Data section>

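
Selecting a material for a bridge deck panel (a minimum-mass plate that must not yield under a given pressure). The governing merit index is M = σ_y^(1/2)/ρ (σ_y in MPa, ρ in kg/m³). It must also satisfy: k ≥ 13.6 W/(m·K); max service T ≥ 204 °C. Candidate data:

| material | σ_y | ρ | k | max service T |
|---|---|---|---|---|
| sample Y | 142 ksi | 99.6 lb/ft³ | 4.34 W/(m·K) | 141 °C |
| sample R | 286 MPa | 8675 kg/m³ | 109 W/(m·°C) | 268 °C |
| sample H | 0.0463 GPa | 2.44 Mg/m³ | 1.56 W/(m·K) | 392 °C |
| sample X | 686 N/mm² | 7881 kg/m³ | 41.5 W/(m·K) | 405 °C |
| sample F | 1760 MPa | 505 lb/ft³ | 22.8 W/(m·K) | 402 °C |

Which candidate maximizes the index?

sample F

Screen on constraints: k ≥ 13.6 W/(m·K); max service T ≥ 204 °C. Survivors: sample R, sample X, sample F.
Convert each candidate to consistent units, then evaluate M:
  sample R: σ_y = 286.0 MPa, ρ = 8675 kg/m³
  sample X: σ_y = 686.0 MPa, ρ = 7881 kg/m³
  sample F: σ_y = 1760 MPa, ρ = 8089 kg/m³
  sample F: M = 5.19×10⁻³
  sample X: M = 3.32×10⁻³
  sample R: M = 1.95×10⁻³
Sample F has the largest M.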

Task goal> Stop after the line containing "W/(m·K) | 402 °C |": print exactly the lines from the start of the entries above up to it, that line included.

Solved problem>
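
Selecting a material for a bridge deck panel (a minimum-mass plate that must not yield under a given pressure). The governing merit index is M = σ_y^(1/2)/ρ (σ_y in MPa, ρ in kg/m³). It must also satisfy: k ≥ 13.6 W/(m·K); max service T ≥ 204 °C. Candidate data:

| material | σ_y | ρ | k | max service T |
|---|---|---|---|---|
| sample Y | 142 ksi | 99.6 lb/ft³ | 4.34 W/(m·K) | 141 °C |
| sample R | 286 MPa | 8675 kg/m³ | 109 W/(m·°C) | 268 °C |
| sample H | 0.0463 GPa | 2.44 Mg/m³ | 1.56 W/(m·K) | 392 °C |
| sample X | 686 N/mm² | 7881 kg/m³ | 41.5 W/(m·K) | 405 °C |
| sample F | 1760 MPa | 505 lb/ft³ | 22.8 W/(m·K) | 402 °C |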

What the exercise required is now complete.